* [REQUIREMENT]: Print the entries exactly as given.

(Saved data entries)
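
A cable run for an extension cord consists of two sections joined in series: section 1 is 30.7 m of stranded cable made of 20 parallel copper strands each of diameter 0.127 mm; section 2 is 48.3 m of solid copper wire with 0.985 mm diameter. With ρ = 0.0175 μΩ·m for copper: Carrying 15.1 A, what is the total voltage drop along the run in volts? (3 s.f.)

ρ = 0.0175 μΩ·m = 1.75×10^-8 Ω·m
Section 1: A_strand = π(6.3500e-05)² = 1.267e-08 m²; R₁ = ρL/(N·A_s) = (1.75×10^-8)(30.7)/(20×1.267e-08) = 2.121 Ω
Section 2: A = π(d/2)² = π(4.9250e-04 m)² = 7.620e-07 m²
R₂ = (1.75×10^-8)(48.3)/(7.620e-07) = 1.109 Ω
R = R₁ + R₂ = 3.23 Ω
V = IR = 15.1 × 3.23 = 48.8 V

48.8 V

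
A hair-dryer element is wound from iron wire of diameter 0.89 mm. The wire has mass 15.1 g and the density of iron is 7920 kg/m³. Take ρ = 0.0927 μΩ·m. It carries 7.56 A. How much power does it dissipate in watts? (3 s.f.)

ρ = 0.0927 μΩ·m = 9.27×10^-8 Ω·m
A = π(d/2)² = π(4.4500e-04 m)² = 6.2211e-07 m²
L = m/(density·A) = 0.0151/(7920×6.2211e-07) = 3.065 m
R = ρL/A = (9.27×10^-8)(3.065)/(6.2211e-07) = 0.4567 Ω
P = I²R = (7.56)² × 0.4567 = 26.1 W

26.1 W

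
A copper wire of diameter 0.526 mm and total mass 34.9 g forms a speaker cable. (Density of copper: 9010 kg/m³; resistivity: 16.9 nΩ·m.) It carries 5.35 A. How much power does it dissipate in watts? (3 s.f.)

39.7 W

ρ = 16.9 nΩ·m = 1.69×10^-8 Ω·m
A = π(d/2)² = π(2.6300e-04 m)² = 2.1730e-07 m²
L = m/(density·A) = 0.0349/(9010×2.1730e-07) = 17.83 m
R = ρL/A = (1.69×10^-8)(17.83)/(2.1730e-07) = 1.386 Ω
P = I²R = (5.35)² × 1.386 = 39.7 W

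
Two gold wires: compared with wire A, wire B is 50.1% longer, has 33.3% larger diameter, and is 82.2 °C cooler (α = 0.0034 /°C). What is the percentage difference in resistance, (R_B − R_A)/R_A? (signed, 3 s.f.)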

* [OUTPUT FOR THIS TASK]:
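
A cable run for an extension cord consists of two sections joined in series: section 1 is 30.7 m of stranded cable made of 20 parallel copper strands each of diameter 0.127 mm; section 2 is 48.3 m of solid copper wire with 0.985 mm diameter. With ρ = 0.0175 μΩ·m for copper: Carrying 15.1 A, what is the total voltage drop along the run in volts? (3 s.f.)

ρ = 0.0175 μΩ·m = 1.75×10^-8 Ω·m
Section 1: A_strand = π(6.3500e-05)² = 1.267e-08 m²; R₁ = ρL/(N·A_s) = (1.75×10^-8)(30.7)/(20×1.267e-08) = 2.121 Ω
Section 2: A = π(d/2)² = π(4.9250e-04 m)² = 7.620e-07 m²
R₂ = (1.75×10^-8)(48.3)/(7.620e-07) = 1.109 Ω
R = R₁ + R₂ = 3.23 Ω
V = IR = 15.1 × 3.23 = 48.8 V

48.8 V

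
A hair-dryer element is wound from iron wire of diameter 0.89 mm. The wire has mass 15.1 g and the density of iron is 7920 kg/m³. Take ρ = 0.0927 μΩ·m. It carries 7.56 A. How much power does it dissipate in watts? (3 s.f.)

ρ = 0.0927 μΩ·m = 9.27×10^-8 Ω·m
A = π(d/2)² = π(4.4500e-04 m)² = 6.2211e-07 m²
L = m/(density·A) = 0.0151/(7920×6.2211e-07) = 3.065 m
R = ρL/A = (9.27×10^-8)(3.065)/(6.2211e-07) = 0.4567 Ω
P = I²R = (7.56)² × 0.4567 = 26.1 W

26.1 W

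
A copper wire of diameter 0.526 mm and total mass 34.9 g forms a speaker cable. (Density of copper: 9010 kg/m³; resistivity: 16.9 nΩ·m.) It carries 5.35 A. How much power does it dissipate in watts? (3 s.f.)

39.7 W

ρ = 16.9 nΩ·m = 1.69×10^-8 Ω·m
A = π(d/2)² = π(2.6300e-04 m)² = 2.1730e-07 m²
L = m/(density·A) = 0.0349/(9010×2.1730e-07) = 17.83 m
R = ρL/A = (1.69×10^-8)(17.83)/(2.1730e-07) = 1.386 Ω
P = I²R = (5.35)² × 1.386 = 39.7 W

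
Two gold wires: compared with wire A, wire B is 50.1% longer, has 33.3% larger diameter, and is 82.2 °C cooler (α = 0.0034 /°C). What is the percentage difference in resistance, (R_B − R_A)/R_A? (signed, 3 s.f.)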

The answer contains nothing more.